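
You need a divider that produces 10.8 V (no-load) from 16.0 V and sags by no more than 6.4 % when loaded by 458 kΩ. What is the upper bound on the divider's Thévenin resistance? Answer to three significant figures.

Loading drop = R_th/(R_th + R_L) ≤ 0.0640, so R_th ≤ R_L · ε/(1−ε) = 458 kΩ × 0.0640/0.9360 = 31.3 kΩ.
(Any R1, R2 with R2/(R1+R2) = 0.675 and R1‖R2 ≤ 31.3 kΩ will meet the spec.)

R_th ≤ 31.3 kΩ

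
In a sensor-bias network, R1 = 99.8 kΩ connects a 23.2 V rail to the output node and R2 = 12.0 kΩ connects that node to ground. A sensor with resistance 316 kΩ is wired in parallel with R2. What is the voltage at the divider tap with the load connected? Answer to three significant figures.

V_out ≈ 2.41 V

The load sits in parallel with R2: R2‖R_L = (12.0 × 316) / (12.0 + 316) = 11.56 kΩ.
V_out = 23.2 × 11.56 / (99.8 + 11.56) = 23.2 × 11.56/111.4 = 2.41 V.
(Unloaded it would have been 2.49 V.)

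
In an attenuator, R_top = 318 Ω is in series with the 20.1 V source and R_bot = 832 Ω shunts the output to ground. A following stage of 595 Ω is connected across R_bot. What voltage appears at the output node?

The load sits in parallel with R_bot: R_bot‖R_L = (832 × 595) / (832 + 595) = 346.9 Ω.
V_out = 20.1 × 346.9 / (318 + 346.9) = 20.1 × 346.9/664.9 = 10.5 V.

V_out ≈ 10.5 V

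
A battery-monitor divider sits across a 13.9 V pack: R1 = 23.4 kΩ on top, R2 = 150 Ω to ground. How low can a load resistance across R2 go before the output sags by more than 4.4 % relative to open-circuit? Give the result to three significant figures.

Output resistance R_th = R1‖R2 = (23400 × 150)/23550 = 149.0 Ω.
The fractional drop is R_th/(R_th + R_L); requiring this ≤ 0.0440 gives R_L ≥ R_th(1/0.0440 − 1) = 149.0 × 21.73 = 3.24 kΩ.

R_L(min) ≈ 3.24 kΩ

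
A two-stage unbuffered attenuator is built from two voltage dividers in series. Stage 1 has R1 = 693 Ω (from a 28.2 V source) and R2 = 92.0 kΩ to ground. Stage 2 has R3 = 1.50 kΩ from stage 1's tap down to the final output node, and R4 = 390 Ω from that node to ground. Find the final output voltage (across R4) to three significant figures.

V_out ≈ 4.23 V

Stage 2 presents R3+R4 = 1890 Ω as a load on stage 1's tap.
Stage 1's lower leg becomes R2‖(R3+R4) = 1852 Ω, so V_mid = 28.2 × 1852/2545 = 20.52 V.
Stage 2 is itself unloaded: V_out = V_mid × R4/(R3+R4) = 20.52 × 390/1890 = 4.23 V.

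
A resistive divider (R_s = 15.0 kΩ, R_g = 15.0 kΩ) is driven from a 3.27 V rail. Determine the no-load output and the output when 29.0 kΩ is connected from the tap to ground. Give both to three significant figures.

Unloaded: 1.64 V; loaded: 1.30 V

Open-circuit: V = 3.27 × 15.0/(15.0 + 15.0) = 1.64 V.
With the load, R_g becomes R_g‖R_L = 9.886 kΩ, so V = 3.27 × 9.886/24.89 = 1.30 V.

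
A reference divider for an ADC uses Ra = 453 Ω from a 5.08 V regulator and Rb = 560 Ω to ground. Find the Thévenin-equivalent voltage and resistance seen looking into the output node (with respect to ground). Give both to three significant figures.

V_th = 2.81 V, R_th = 250 Ω

V_th is the open-circuit tap voltage: 5.08 × 560/(453 + 560) = 2.81 V.
With the supply zeroed, Ra and Rb appear in parallel from the tap: R_th = Ra‖Rb = (453 × 560)/1013 = 250 Ω.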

__________

PROBLEM REQUIREMENTS:
Set down, exactly and only, the lines running from the one holding "A reference divider" through the end of the records above, both ends included.

ANSWER TO THIS EXERCISE:
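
A reference divider for an ADC uses Ra = 453 Ω from a 5.08 V regulator and Rb = 560 Ω to ground. Find the Thévenin-equivalent voltage and resistance seen looking into the output node (with respect to ground). Give both to three significant figures.

V_th = 2.81 V, R_th = 250 Ω

V_th is the open-circuit tap voltage: 5.08 × 560/(453 + 560) = 2.81 V.
With the supply zeroed, Ra and Rb appear in parallel from the tap: R_th = Ra‖Rb = (453 × 560)/1013 = 250 Ω.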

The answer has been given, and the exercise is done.